▶ **The problem**: What's required is a verbatim printout of all the data.

▶ **Records for this exercise**:

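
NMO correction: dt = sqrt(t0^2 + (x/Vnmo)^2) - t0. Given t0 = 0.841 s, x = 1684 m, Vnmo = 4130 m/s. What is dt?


x/Vnmo = 1684/4130 = 0.407748
(x/Vnmo)^2 = 0.166259
t0^2 = 0.707281
sqrt(0.707281 + 0.166259) = 0.934633
dt = 0.934633 - 0.841 = 0.093633

0.093633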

▶ **Output**:
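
NMO correction: dt = sqrt(t0^2 + (x/Vnmo)^2) - t0. Given t0 = 0.841 s, x = 1684 m, Vnmo = 4130 m/s. What is dt?


x/Vnmo = 1684/4130 = 0.407748
(x/Vnmo)^2 = 0.166259
t0^2 = 0.707281
sqrt(0.707281 + 0.166259) = 0.934633
dt = 0.934633 - 0.841 = 0.093633

0.093633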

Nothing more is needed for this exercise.